Provided entries:
== Segment start ==
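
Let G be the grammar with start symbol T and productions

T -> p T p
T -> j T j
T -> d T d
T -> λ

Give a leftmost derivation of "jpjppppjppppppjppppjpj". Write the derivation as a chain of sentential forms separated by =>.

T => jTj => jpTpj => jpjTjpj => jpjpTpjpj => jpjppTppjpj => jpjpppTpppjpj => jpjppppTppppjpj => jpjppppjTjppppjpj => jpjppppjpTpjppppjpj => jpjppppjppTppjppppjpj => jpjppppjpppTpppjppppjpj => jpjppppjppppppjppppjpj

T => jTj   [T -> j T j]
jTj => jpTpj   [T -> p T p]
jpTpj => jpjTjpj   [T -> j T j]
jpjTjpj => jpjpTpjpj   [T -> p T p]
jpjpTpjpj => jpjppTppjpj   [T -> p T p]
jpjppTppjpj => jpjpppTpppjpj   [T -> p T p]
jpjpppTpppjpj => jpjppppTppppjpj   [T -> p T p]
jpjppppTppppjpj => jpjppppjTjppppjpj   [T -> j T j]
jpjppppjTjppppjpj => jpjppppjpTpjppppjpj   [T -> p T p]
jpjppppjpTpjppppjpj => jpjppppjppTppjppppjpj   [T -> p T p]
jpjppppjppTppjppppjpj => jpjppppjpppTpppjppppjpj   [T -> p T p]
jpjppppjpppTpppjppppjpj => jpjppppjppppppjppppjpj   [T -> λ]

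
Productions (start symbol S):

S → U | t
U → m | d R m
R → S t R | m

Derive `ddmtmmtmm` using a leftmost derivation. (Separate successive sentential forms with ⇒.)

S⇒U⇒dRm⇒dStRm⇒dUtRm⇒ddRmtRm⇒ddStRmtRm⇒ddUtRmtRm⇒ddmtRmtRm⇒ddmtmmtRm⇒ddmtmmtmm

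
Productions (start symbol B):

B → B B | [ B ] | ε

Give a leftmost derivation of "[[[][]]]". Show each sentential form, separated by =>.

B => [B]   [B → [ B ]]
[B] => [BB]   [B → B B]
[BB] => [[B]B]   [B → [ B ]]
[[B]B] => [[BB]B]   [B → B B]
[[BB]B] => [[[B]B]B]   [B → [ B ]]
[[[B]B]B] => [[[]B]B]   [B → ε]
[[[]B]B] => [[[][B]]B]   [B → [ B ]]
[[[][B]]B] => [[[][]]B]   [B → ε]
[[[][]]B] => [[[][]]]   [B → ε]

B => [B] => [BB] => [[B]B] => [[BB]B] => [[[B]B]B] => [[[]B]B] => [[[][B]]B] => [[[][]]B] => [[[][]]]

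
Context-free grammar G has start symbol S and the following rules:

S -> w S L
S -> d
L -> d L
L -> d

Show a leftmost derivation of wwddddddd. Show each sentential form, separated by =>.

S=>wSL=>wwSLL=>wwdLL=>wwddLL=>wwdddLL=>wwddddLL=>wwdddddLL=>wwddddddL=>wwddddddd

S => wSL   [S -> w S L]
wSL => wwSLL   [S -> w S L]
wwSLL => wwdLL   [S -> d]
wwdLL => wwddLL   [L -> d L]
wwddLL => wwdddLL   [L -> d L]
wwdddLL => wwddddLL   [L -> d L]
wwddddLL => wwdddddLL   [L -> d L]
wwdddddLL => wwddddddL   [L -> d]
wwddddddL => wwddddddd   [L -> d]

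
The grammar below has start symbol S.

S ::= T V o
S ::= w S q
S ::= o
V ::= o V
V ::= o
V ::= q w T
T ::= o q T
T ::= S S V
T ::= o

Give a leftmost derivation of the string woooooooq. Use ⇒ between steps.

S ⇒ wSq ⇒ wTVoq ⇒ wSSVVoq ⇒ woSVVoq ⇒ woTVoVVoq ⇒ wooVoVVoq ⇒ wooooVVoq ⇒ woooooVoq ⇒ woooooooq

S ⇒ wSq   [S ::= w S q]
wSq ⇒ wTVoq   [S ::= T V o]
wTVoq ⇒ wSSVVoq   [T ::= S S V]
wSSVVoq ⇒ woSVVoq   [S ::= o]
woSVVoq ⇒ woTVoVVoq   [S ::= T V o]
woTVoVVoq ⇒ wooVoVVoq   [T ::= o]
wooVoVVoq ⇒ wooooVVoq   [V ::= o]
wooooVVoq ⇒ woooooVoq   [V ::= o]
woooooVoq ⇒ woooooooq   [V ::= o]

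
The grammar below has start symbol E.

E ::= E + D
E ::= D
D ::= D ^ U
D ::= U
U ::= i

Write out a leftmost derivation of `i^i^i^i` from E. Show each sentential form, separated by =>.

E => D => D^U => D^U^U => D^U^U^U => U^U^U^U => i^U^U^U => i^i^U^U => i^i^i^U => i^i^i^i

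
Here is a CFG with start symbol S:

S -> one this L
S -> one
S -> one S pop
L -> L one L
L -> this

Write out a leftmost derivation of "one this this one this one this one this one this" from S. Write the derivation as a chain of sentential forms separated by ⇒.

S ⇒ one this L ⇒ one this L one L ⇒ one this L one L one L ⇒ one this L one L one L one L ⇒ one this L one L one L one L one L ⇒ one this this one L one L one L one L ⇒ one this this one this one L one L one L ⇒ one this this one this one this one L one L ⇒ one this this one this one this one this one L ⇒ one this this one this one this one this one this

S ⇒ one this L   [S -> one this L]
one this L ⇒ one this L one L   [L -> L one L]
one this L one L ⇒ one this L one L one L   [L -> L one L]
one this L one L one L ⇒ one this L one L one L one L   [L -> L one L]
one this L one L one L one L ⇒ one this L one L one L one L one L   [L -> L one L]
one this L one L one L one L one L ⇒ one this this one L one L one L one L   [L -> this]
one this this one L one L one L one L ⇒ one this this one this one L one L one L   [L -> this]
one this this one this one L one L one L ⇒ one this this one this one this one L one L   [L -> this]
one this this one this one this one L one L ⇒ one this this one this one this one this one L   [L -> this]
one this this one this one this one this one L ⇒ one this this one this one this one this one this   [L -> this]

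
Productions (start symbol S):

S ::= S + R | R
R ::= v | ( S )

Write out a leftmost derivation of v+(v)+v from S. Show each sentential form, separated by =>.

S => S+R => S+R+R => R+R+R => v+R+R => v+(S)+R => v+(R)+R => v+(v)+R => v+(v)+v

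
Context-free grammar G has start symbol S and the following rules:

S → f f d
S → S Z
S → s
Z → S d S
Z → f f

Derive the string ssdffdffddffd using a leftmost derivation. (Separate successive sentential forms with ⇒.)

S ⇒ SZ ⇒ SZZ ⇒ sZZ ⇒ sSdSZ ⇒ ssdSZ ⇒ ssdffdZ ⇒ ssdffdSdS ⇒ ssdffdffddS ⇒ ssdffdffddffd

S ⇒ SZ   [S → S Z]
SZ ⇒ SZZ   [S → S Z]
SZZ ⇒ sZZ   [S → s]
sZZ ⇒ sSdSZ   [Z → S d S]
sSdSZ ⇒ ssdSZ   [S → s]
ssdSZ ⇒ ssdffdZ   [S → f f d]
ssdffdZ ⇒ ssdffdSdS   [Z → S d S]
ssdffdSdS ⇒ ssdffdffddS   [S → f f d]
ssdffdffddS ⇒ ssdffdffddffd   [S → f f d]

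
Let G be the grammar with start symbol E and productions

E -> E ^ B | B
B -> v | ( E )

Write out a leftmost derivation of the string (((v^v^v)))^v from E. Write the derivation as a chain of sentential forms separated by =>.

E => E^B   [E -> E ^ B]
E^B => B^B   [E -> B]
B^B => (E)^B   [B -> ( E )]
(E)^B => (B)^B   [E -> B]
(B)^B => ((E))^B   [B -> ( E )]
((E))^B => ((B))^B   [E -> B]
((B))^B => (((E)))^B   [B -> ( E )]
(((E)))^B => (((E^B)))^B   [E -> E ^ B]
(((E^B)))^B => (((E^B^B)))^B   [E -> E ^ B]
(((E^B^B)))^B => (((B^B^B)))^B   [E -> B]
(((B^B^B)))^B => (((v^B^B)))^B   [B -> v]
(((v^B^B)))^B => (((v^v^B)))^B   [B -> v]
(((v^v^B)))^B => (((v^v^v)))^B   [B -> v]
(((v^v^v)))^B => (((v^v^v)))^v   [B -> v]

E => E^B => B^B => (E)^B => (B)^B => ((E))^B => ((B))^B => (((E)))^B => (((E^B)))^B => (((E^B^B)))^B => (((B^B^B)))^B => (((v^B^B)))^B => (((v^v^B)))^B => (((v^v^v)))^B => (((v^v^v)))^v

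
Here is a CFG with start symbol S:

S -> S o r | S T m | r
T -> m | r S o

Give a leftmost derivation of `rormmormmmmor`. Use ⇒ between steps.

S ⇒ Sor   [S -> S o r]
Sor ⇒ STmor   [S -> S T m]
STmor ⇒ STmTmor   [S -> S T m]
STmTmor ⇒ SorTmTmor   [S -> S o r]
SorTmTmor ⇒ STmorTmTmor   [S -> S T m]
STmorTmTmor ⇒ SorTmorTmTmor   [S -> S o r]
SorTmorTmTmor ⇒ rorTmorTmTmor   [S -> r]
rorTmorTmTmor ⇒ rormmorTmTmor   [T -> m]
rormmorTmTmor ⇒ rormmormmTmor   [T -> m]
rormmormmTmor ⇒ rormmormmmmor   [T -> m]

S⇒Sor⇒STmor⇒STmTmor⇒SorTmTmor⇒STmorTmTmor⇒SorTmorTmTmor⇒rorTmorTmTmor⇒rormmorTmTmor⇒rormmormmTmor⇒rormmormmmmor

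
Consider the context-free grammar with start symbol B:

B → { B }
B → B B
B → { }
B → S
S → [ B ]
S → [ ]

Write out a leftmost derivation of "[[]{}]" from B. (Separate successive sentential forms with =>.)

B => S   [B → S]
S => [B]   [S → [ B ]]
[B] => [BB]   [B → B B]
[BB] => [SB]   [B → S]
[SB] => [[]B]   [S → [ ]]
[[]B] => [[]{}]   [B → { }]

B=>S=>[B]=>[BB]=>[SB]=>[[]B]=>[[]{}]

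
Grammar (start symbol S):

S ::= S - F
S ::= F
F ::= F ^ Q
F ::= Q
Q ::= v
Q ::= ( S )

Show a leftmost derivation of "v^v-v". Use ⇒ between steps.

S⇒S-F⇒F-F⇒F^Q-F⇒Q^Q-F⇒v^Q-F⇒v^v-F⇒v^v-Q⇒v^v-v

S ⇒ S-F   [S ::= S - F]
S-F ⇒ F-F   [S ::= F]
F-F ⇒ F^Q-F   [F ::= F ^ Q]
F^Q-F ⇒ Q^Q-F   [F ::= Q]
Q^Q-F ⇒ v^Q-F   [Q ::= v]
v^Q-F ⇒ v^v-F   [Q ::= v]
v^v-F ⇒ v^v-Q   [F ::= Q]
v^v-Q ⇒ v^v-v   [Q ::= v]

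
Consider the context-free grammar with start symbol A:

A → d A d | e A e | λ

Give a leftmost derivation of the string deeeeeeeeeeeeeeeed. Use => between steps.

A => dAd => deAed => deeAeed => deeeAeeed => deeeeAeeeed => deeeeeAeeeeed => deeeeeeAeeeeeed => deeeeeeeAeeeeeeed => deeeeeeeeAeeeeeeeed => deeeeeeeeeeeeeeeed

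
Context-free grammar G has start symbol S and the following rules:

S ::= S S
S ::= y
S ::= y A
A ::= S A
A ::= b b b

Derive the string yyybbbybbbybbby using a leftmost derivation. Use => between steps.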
== Segment end ==
From the line that contains "Give a leftmost derivation of the string deeeeeeeeeeeeeeeed." down to the last line of the material above, copy every line word for word, both ends included.

The answer:
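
Give a leftmost derivation of the string deeeeeeeeeeeeeeeed. Use => between steps.

A => dAd => deAed => deeAeed => deeeAeeed => deeeeAeeeed => deeeeeAeeeeed => deeeeeeAeeeeeed => deeeeeeeAeeeeeeed => deeeeeeeeAeeeeeeeed => deeeeeeeeeeeeeeeed

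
Context-free grammar G has start symbol S and the following rules:

S ::= S S
S ::= y
S ::= y A
A ::= S A
A ::= b b b

Derive the string yyybbbybbbybbby using a leftmost derivation. Use => between steps.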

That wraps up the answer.